(Material shown begins)

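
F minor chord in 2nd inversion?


Working:
Root position: F Ab C
2nd inversion: move root and 3rd up an octave
Bass note: C
Notes (bottom to top) = C F Ab


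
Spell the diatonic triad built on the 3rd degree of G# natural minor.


Solution.
G# natural minor scale: G# A# B C# D# E F#
Diatonic triad on degree 3 stacks scale notes 3, 5, 7: B D# F#
B→D# = 4 semitones; B→F# = 7 semitones → major triad
= B D# F# (major)


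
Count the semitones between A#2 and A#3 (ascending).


Step by step:
Absolute semitone position = octave×12 + chromatic position
A#2: 2×12 + 10 = 34
A#3: 3×12 + 10 = 46
Difference = 46 - 34 = 12
= 12 semitones


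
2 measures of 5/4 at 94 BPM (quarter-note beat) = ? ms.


Quarter-note beat duration = 60000 / 94 ms
Beats per measure (5/4) = 5
One measure = 5 × 60000 / 94 = 300000 / 94 ms
2 measures = 2 × 300000 / 94 = 600000 / 94
= 6383.0 ms


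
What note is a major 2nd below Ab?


Reasoning:
A 2nd spans 2 letter names, so from A we land on G
A major 2nd = 2 semitones below Ab
Spell G at that pitch: Gb
= Gb


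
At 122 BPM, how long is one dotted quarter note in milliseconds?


Working:
One quarter-note beat = 60000 / BPM = 60000 / 122 ms
Dotted quarter note = 3/2 × quarter note
Duration = 3/2 × 60000 / 122 = 90000 / 122
= 737.7 ms


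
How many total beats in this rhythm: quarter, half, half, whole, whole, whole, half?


Solution.
Beat values:
  quarter = 1 beat
  half = 2 beats
  half = 2 beats
  whole = 4 beats
  whole = 4 beats
  whole = 4 beats
  half = 2 beats
Sum = 1 + 2 + 2 + 4 + 4 + 4 + 2
= 19 beats


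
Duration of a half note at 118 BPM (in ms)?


Working:
One quarter-note beat = 60000 / BPM = 60000 / 118 ms
Half note = 2 × quarter note
Duration = 2 × 60000 / 118 = 120000 / 118
= 1016.9 ms


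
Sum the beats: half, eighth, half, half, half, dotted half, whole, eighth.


Step by step:
Beat values:
  half = 2 beats
  eighth = 0.5 beats
  half = 2 beats
  half = 2 beats
  half = 2 beats
  dotted half = 3 beats
  whole = 4 beats
  eighth = 0.5 beats
Sum = 2 + 0.5 + 2 + 2 + 2 + 3 + 4 + 0.5
= 16 beats


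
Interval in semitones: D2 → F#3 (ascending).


Step by step:
Absolute semitone position = octave×12 + chromatic position
D2: 2×12 + 2 = 26
F#3: 3×12 + 6 = 42
Difference = 42 - 26 = 16
= 16 semitones


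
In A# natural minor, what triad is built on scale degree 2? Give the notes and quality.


Step by step:
A# natural minor scale: A# B# C# D# E# F# G#
Diatonic triad on degree 2 stacks scale notes 2, 4, 6: B# D# F#
B#→D# = 3 semitones; B#→F# = 6 semitones → diminished triad
= B# D# F# (diminished)


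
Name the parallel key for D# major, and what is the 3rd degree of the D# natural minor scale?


Step by step:
Parallel keys share the same tonic but differ in mode
D# major → parallel is D# minor
D# natural minor scale: D# E# F# G# A# B C#
= D# minor; 3rd degree = F#


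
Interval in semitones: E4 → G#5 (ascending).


Absolute semitone position = octave×12 + chromatic position
E4: 4×12 + 4 = 52
G#5: 5×12 + 8 = 68
Difference = 68 - 52 = 16
= 16 semitones


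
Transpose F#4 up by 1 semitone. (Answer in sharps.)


F#4: chromatic position 6 in octave 4 → absolute = 4×12 + 6 = 54
Transpose up 1: 54 + 1 = 55
55 = 4×12 + 7 → G in octave 4
Result = G4


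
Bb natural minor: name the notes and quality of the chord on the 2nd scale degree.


Let's work it out.
Bb natural minor scale: Bb C Db Eb F Gb Ab
Diatonic triad on degree 2 stacks scale notes 2, 4, 6: C Eb Gb
C→Eb = 3 semitones; C→Gb = 6 semitones → diminished triad
= C Eb Gb (diminished)


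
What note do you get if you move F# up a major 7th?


Let's work it out.
major 7th: 7 letter names, 11 semitones
Letter: F + 6 → E
Pitch: F# + 11 semitones, spelled as an E → E#
= E#


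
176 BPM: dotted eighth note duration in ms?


Working:
One quarter-note beat = 60000 / BPM = 60000 / 176 ms
Dotted eighth note = 3/4 × quarter note
Duration = 3/4 × 60000 / 176 = 45000 / 176
= 255.7 ms


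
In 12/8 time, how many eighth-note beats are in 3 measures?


Working:
Time signature 12/8: the bottom number 8 means the eighth note gets one count
The top number 12 means 12 eighth-note beats per measure
Total = 12 × 3 measures
= 36 eighth-note beats


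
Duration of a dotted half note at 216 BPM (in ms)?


Reasoning:
One quarter-note beat = 60000 / BPM = 60000 / 216 ms
Dotted half note = 3 × quarter note
Duration = 3 × 60000 / 216 = 180000 / 216
= 833.3 ms


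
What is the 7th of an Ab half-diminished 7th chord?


Half-diminished 7th chord = root + minor 3rd + diminished 5th + minor 7th
Seventh chords stack in thirds, so the letter names are A-C-E-G
Root: Ab
Minor 3rd above Ab: Cb
Diminished 5th above Ab: Ebb
Minor 7th above Ab: Gb
The 7th = Gb


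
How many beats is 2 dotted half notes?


Working:
Base half note = 2 beats
Dot 1 adds half the previous value: +1
One dotted half = 2 + 1 = 3
2 of them = 2 × 3 = 6
= 6 beats


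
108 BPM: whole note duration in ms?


Reasoning:
One quarter-note beat = 60000 / BPM = 60000 / 108 ms
Whole note = 4 × quarter note
Duration = 4 × 60000 / 108 = 240000 / 108
= 2222.2 ms


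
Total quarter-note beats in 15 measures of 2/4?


Step by step:
Time signature 2/4: the bottom number 4 means the quarter note gets one count
The top number 2 means 2 quarter-note beats per measure
Total = 2 × 15 measures
= 30 quarter-note beats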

(Material shown ends)

- [Problem to solve]
Repeat the records above in full, character for character.

- [Solved exercise]
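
F minor chord in 2nd inversion?


Working:
Root position: F Ab C
2nd inversion: move root and 3rd up an octave
Bass note: C
Notes (bottom to top) = C F Ab


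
Spell the diatonic triad built on the 3rd degree of G# natural minor.


Solution.
G# natural minor scale: G# A# B C# D# E F#
Diatonic triad on degree 3 stacks scale notes 3, 5, 7: B D# F#
B→D# = 4 semitones; B→F# = 7 semitones → major triad
= B D# F# (major)


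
Count the semitones between A#2 and A#3 (ascending).


Step by step:
Absolute semitone position = octave×12 + chromatic position
A#2: 2×12 + 10 = 34
A#3: 3×12 + 10 = 46
Difference = 46 - 34 = 12
= 12 semitones


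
2 measures of 5/4 at 94 BPM (quarter-note beat) = ? ms.


Quarter-note beat duration = 60000 / 94 ms
Beats per measure (5/4) = 5
One measure = 5 × 60000 / 94 = 300000 / 94 ms
2 measures = 2 × 300000 / 94 = 600000 / 94
= 6383.0 ms


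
What note is a major 2nd below Ab?


Reasoning:
A 2nd spans 2 letter names, so from A we land on G
A major 2nd = 2 semitones below Ab
Spell G at that pitch: Gb
= Gb


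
At 122 BPM, how long is one dotted quarter note in milliseconds?


Working:
One quarter-note beat = 60000 / BPM = 60000 / 122 ms
Dotted quarter note = 3/2 × quarter note
Duration = 3/2 × 60000 / 122 = 90000 / 122
= 737.7 ms


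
How many total beats in this rhythm: quarter, half, half, whole, whole, whole, half?


Solution.
Beat values:
  quarter = 1 beat
  half = 2 beats
  half = 2 beats
  whole = 4 beats
  whole = 4 beats
  whole = 4 beats
  half = 2 beats
Sum = 1 + 2 + 2 + 4 + 4 + 4 + 2
= 19 beats


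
Duration of a half note at 118 BPM (in ms)?


Working:
One quarter-note beat = 60000 / BPM = 60000 / 118 ms
Half note = 2 × quarter note
Duration = 2 × 60000 / 118 = 120000 / 118
= 1016.9 ms


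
Sum the beats: half, eighth, half, half, half, dotted half, whole, eighth.


Step by step:
Beat values:
  half = 2 beats
  eighth = 0.5 beats
  half = 2 beats
  half = 2 beats
  half = 2 beats
  dotted half = 3 beats
  whole = 4 beats
  eighth = 0.5 beats
Sum = 2 + 0.5 + 2 + 2 + 2 + 3 + 4 + 0.5
= 16 beats


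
Interval in semitones: D2 → F#3 (ascending).


Step by step:
Absolute semitone position = octave×12 + chromatic position
D2: 2×12 + 2 = 26
F#3: 3×12 + 6 = 42
Difference = 42 - 26 = 16
= 16 semitones


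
In A# natural minor, what triad is built on scale degree 2? Give the notes and quality.


Step by step:
A# natural minor scale: A# B# C# D# E# F# G#
Diatonic triad on degree 2 stacks scale notes 2, 4, 6: B# D# F#
B#→D# = 3 semitones; B#→F# = 6 semitones → diminished triad
= B# D# F# (diminished)


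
Name the parallel key for D# major, and what is the 3rd degree of the D# natural minor scale?


Step by step:
Parallel keys share the same tonic but differ in mode
D# major → parallel is D# minor
D# natural minor scale: D# E# F# G# A# B C#
= D# minor; 3rd degree = F#


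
Interval in semitones: E4 → G#5 (ascending).


Absolute semitone position = octave×12 + chromatic position
E4: 4×12 + 4 = 52
G#5: 5×12 + 8 = 68
Difference = 68 - 52 = 16
= 16 semitones


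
Transpose F#4 up by 1 semitone. (Answer in sharps.)


F#4: chromatic position 6 in octave 4 → absolute = 4×12 + 6 = 54
Transpose up 1: 54 + 1 = 55
55 = 4×12 + 7 → G in octave 4
Result = G4


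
Bb natural minor: name the notes and quality of the chord on the 2nd scale degree.


Let's work it out.
Bb natural minor scale: Bb C Db Eb F Gb Ab
Diatonic triad on degree 2 stacks scale notes 2, 4, 6: C Eb Gb
C→Eb = 3 semitones; C→Gb = 6 semitones → diminished triad
= C Eb Gb (diminished)


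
What note do you get if you move F# up a major 7th?


Let's work it out.
major 7th: 7 letter names, 11 semitones
Letter: F + 6 → E
Pitch: F# + 11 semitones, spelled as an E → E#
= E#


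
176 BPM: dotted eighth note duration in ms?


Working:
One quarter-note beat = 60000 / BPM = 60000 / 176 ms
Dotted eighth note = 3/4 × quarter note
Duration = 3/4 × 60000 / 176 = 45000 / 176
= 255.7 ms


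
In 12/8 time, how many eighth-note beats are in 3 measures?


Working:
Time signature 12/8: the bottom number 8 means the eighth note gets one count
The top number 12 means 12 eighth-note beats per measure
Total = 12 × 3 measures
= 36 eighth-note beats


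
Duration of a dotted half note at 216 BPM (in ms)?


Reasoning:
One quarter-note beat = 60000 / BPM = 60000 / 216 ms
Dotted half note = 3 × quarter note
Duration = 3 × 60000 / 216 = 180000 / 216
= 833.3 ms


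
What is the 7th of an Ab half-diminished 7th chord?


Half-diminished 7th chord = root + minor 3rd + diminished 5th + minor 7th
Seventh chords stack in thirds, so the letter names are A-C-E-G
Root: Ab
Minor 3rd above Ab: Cb
Diminished 5th above Ab: Ebb
Minor 7th above Ab: Gb
The 7th = Gb


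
How many beats is 2 dotted half notes?


Working:
Base half note = 2 beats
Dot 1 adds half the previous value: +1
One dotted half = 2 + 1 = 3
2 of them = 2 × 3 = 6
= 6 beats


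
108 BPM: whole note duration in ms?


Reasoning:
One quarter-note beat = 60000 / BPM = 60000 / 108 ms
Whole note = 4 × quarter note
Duration = 4 × 60000 / 108 = 240000 / 108
= 2222.2 ms


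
Total quarter-note beats in 15 measures of 2/4?


Step by step:
Time signature 2/4: the bottom number 4 means the quarter note gets one count
The top number 2 means 2 quarter-note beats per measure
Total = 2 × 15 measures
= 30 quarter-note beats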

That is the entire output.